* **AVAILABLE DATA**:
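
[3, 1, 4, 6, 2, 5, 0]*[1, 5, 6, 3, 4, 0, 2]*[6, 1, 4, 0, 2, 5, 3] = [0, 5, 2, 4, 3, 6, 1]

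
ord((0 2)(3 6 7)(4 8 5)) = 6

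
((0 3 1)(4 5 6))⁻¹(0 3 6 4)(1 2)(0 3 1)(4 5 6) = (0 2)(1 4 5 3)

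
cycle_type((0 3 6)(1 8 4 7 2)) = 3.5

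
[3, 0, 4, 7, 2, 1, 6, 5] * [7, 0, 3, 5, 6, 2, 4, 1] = [5, 7, 6, 1, 3, 0, 4, 2]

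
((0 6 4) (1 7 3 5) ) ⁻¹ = (0 4 6) (1 5 3 7) 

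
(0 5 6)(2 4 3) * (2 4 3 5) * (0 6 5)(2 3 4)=(0 3 2 4)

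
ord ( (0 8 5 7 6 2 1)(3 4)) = 14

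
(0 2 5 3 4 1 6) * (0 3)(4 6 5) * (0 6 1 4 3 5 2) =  (1 2 3)(5 6)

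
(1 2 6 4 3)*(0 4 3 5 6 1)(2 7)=(0 4 5 6 3)(1 7 2)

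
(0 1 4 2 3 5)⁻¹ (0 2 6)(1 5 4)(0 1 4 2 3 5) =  (0 2 4)(1 3 6)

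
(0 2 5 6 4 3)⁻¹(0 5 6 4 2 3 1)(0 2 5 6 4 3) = (0 1 2 6 4 3 5)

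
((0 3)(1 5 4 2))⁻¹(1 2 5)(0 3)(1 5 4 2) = (1 4 5)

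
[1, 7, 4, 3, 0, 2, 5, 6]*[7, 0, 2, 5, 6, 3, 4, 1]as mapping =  [0→0, 1→1, 2→6, 3→5, 4→7, 5→2, 6→3, 7→4]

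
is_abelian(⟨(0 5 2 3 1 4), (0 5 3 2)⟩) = no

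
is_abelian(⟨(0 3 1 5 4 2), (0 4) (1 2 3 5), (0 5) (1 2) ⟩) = no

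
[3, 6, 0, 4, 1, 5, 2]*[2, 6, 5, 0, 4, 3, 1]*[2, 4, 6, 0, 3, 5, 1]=[2, 4, 6, 3, 1, 0, 5] 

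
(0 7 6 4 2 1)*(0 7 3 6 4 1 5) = (0 3 6 1 7 4 2 5)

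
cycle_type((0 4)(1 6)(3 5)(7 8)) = 2^4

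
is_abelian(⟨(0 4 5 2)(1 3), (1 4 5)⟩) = no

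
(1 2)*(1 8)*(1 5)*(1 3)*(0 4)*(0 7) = (0 4 7)(1 2 8 5 3)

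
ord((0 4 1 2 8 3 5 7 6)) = 9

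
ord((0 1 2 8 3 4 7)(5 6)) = 14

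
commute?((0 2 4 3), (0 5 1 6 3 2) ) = no:(0 2 4 3)*(0 5 1 6 3 2) = (1 6 3 5) (2 4), (0 5 1 6 3 2)*(0 2 4 3) = (0 5 1 6) (3 4) 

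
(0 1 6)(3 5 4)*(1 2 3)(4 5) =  (0 2 3 4 1 6)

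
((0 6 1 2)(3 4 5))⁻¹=(0 2 1 6)(3 5 4)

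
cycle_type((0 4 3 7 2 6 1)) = 7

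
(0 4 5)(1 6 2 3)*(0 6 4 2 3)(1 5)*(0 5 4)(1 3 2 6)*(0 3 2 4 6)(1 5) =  (1 3 6 4 2)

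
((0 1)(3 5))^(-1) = (0 1)(3 5)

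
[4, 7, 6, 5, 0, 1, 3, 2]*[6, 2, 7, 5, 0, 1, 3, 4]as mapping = [0→0, 1→4, 2→3, 3→1, 4→6, 5→2, 6→5, 7→7]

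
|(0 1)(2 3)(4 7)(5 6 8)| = 6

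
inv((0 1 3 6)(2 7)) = (0 6 3 1)(2 7)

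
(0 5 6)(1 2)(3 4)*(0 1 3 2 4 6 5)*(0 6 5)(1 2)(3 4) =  (0 6 2 4 1 3 5)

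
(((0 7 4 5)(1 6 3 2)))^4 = ()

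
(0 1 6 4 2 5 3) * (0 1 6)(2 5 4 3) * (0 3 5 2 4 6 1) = (0 1 3)(2 6 5 4)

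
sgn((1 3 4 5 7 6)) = -1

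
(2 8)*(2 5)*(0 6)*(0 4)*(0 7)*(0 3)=(0 6 4 7 3)(2 8 5)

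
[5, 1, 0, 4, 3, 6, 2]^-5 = [2, 1, 6, 4, 3, 0, 5]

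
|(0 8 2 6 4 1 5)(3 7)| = 14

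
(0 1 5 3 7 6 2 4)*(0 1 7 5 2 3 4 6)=(0 7)(1 2 6 3 5 4)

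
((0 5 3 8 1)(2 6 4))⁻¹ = (0 1 8 3 5)(2 4 6)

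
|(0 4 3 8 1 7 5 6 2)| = 9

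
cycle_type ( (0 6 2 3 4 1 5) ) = 7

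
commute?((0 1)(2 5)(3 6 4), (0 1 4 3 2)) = no:(0 1)(2 5)(3 6 4)*(0 1 4 3 2) = (0 4 2 5)(3 6), (0 1 4 3 2)*(0 1)(2 5)(3 6 4) = (1 3 5 2)(4 6)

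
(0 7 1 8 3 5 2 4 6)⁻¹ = (0 6 4 2 5 3 8 1 7)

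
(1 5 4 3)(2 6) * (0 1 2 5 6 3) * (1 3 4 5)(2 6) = (0 3 6 1 2 4)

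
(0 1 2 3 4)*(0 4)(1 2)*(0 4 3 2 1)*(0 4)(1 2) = (0 2 1 4 3)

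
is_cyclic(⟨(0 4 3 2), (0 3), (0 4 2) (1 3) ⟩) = no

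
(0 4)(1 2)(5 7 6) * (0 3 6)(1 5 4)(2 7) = (0 1 7)(2 5)(3 6 4)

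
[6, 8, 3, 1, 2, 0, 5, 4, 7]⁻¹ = [5, 3, 4, 2, 7, 6, 0, 8, 1]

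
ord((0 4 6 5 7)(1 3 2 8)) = 20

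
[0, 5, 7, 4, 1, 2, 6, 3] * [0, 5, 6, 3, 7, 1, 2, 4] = [0, 1, 4, 7, 5, 6, 2, 3]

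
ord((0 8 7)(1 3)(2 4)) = 6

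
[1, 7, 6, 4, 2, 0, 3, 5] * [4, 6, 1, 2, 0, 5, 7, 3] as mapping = [0→6, 1→3, 2→7, 3→0, 4→1, 5→4, 6→2, 7→5] 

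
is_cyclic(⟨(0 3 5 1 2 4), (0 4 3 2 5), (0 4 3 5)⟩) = no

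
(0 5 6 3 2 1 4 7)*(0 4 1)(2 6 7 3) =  (0 5 7 4 3 6 2)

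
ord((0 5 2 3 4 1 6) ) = 7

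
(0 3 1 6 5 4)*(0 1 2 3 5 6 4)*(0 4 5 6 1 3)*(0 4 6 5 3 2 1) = (0 5 6)(1 3)(2 4)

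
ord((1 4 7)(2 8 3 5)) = 12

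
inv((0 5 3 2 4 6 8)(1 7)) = (0 8 6 4 2 3 5)(1 7)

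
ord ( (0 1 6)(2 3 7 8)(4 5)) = 12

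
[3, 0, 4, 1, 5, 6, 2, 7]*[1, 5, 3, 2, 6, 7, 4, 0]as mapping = [0→2, 1→1, 2→6, 3→5, 4→7, 5→4, 6→3, 7→0]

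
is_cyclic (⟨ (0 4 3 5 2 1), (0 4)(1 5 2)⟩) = no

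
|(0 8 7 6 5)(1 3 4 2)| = 20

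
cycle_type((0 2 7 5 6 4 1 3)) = 8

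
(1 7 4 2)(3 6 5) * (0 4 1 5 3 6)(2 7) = (0 4 7 1 2 5 6 3)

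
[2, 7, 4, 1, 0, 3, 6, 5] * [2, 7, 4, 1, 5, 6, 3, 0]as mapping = [0→4, 1→0, 2→5, 3→7, 4→2, 5→1, 6→3, 7→6]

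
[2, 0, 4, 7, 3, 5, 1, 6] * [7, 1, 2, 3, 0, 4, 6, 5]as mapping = [0→2, 1→7, 2→0, 3→5, 4→3, 5→4, 6→1, 7→6]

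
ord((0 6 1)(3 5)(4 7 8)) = 6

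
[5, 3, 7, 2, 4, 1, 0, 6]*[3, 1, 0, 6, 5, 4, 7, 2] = [4, 6, 2, 0, 5, 1, 3, 7]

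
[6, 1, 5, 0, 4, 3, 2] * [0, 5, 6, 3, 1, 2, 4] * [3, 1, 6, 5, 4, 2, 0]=[4, 2, 6, 3, 1, 5, 0]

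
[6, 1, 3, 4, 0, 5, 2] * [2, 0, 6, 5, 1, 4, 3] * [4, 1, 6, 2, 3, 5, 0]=[2, 4, 5, 1, 6, 3, 0]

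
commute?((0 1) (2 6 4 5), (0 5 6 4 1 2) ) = no:(0 1) (2 6 4 5) * (0 5 6 4 1 2) = (0 2 4 6 1 5), (0 5 6 4 1 2) * (0 1) (2 6 4 5) = (0 2 1 6 5 4) 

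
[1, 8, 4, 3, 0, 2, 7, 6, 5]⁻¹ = [4, 0, 5, 3, 2, 8, 7, 6, 1]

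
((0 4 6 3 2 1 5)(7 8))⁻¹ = (0 5 1 2 3 6 4)(7 8)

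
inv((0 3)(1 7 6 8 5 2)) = (0 3)(1 2 5 8 6 7)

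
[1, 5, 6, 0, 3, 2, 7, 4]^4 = [6, 7, 3, 2, 5, 4, 0, 1]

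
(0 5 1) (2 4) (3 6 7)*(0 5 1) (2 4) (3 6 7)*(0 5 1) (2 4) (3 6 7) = (2 4) 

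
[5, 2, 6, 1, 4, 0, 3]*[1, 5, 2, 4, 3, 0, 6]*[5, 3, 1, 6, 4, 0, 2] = [5, 1, 2, 0, 6, 3, 4]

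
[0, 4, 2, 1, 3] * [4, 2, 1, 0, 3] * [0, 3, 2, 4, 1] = [1, 4, 3, 2, 0]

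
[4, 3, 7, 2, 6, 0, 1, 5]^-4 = [3, 5, 4, 0, 2, 1, 7, 6]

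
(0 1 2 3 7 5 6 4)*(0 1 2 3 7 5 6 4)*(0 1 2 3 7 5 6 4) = (0 3 6 1 7 4 2 5)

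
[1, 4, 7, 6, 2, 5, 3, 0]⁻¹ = [7, 0, 4, 6, 1, 5, 3, 2]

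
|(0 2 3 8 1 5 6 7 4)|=9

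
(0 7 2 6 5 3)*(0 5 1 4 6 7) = (1 4 6)(2 7)(3 5)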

* **AIM OF THE EXERCISE**:
Wherever the word "commute" turns up in the records, copy out the line it is on.

* **RESULT OF THIS TASK**:
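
commute?((0 2 4 3), (0 5 1 6 3 2) ) = no:(0 2 4 3)*(0 5 1 6 3 2) = (1 6 3 5) (2 4), (0 5 1 6 3 2)*(0 2 4 3) = (0 5 1 6) (3 4) 
commute?((0 1)(2 5)(3 6 4), (0 1 4 3 2)) = no:(0 1)(2 5)(3 6 4)*(0 1 4 3 2) = (0 4 2 5)(3 6), (0 1 4 3 2)*(0 1)(2 5)(3 6 4) = (1 3 5 2)(4 6)
commute?((0 1) (2 6 4 5), (0 5 6 4 1 2) ) = no:(0 1) (2 6 4 5) * (0 5 6 4 1 2) = (0 2 4 6 1 5), (0 5 6 4 1 2) * (0 1) (2 6 4 5) = (0 2 1 6 5 4) 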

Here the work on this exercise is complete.